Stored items
Segment Open
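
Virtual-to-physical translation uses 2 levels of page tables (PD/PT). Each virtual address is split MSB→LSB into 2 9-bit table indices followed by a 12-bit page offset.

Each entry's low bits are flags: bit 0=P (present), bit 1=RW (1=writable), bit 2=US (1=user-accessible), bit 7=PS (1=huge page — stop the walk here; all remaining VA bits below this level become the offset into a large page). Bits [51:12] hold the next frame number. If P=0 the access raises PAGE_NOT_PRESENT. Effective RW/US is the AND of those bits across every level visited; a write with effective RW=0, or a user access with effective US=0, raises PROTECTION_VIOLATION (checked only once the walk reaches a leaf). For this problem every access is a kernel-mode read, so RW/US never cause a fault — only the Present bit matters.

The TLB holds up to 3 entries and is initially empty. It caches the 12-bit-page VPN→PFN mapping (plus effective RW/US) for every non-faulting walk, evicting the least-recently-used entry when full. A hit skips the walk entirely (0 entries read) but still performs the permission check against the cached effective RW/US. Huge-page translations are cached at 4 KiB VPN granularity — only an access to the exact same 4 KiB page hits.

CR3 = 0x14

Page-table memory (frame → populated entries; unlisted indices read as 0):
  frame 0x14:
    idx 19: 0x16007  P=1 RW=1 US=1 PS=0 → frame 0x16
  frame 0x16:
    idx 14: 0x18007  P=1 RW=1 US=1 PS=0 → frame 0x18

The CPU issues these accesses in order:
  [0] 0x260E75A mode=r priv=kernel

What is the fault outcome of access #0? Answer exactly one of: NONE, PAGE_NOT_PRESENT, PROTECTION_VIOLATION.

Per-access translation:
#0 VA=0x260E75A (r,kernel):
  L0: frame=0x14 idx=19 entry=0x16007 [P=1 RW=1 US=1 PS=0]
  L1: frame=0x16 idx=14 entry=0x18007 [P=1 RW=1 US=1 PS=0]
  → PA=0x1875A  (2 entries read)

Access #0 fault: NONE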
Segment Closed
→ Task goal
Nothing but a number belongs in the answer: the tally of lines in the data holding "indices".

→ Result of this task
2